▶ [INPUT DATA]:

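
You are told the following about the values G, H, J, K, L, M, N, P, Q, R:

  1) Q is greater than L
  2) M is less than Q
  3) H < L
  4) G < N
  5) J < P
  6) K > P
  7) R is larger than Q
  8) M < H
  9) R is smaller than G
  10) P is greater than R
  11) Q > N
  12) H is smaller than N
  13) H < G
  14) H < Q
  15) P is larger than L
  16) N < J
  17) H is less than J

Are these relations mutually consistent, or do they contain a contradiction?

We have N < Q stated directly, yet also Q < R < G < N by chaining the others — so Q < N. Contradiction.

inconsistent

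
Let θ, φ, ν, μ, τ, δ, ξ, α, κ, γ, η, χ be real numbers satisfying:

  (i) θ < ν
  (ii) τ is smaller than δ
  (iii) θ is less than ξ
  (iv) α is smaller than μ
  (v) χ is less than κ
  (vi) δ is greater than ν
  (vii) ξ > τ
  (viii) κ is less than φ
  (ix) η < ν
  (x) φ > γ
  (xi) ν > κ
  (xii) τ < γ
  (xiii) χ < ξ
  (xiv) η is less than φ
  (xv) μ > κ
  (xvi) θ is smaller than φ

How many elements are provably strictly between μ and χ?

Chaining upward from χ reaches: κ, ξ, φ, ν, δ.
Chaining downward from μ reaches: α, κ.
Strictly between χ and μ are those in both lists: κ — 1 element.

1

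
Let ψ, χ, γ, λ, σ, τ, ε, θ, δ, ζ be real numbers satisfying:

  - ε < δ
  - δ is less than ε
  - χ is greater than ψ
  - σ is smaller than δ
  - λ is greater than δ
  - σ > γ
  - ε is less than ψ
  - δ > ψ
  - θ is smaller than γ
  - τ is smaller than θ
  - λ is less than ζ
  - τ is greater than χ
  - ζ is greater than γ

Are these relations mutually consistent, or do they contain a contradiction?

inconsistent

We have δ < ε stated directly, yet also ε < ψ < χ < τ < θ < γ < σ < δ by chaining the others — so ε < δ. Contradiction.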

▶ [TASK STATEMENT]:
An exact copy of every line from the one containing "(v) χ is less than κ" through the last line of the entries is required; please add nothing.

▶ [FINAL ANSWER]:
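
  (v) χ is less than κ
  (vi) δ is greater than ν
  (vii) ξ > τ
  (viii) κ is less than φ
  (ix) η < ν
  (x) φ > γ
  (xi) ν > κ
  (xii) τ < γ
  (xiii) χ < ξ
  (xiv) η is less than φ
  (xv) μ > κ
  (xvi) θ is smaller than φ

How many elements are provably strictly between μ and χ?

Chaining upward from χ reaches: κ, ξ, φ, ν, δ.
Chaining downward from μ reaches: α, κ.
Strictly between χ and μ are those in both lists: κ — 1 element.

1

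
Let ψ, χ, γ, λ, σ, τ, ε, θ, δ, ζ be real numbers satisfying:

  - ε < δ
  - δ is less than ε
  - χ is greater than ψ
  - σ is smaller than δ
  - λ is greater than δ
  - σ > γ
  - ε is less than ψ
  - δ > ψ
  - θ is smaller than γ
  - τ is smaller than θ
  - λ is less than ζ
  - τ is greater than χ
  - ζ is greater than γ

Are these relations mutually consistent, or do they contain a contradiction?

inconsistent

We have δ < ε stated directly, yet also ε < ψ < χ < τ < θ < γ < σ < δ by chaining the others — so ε < δ. Contradiction.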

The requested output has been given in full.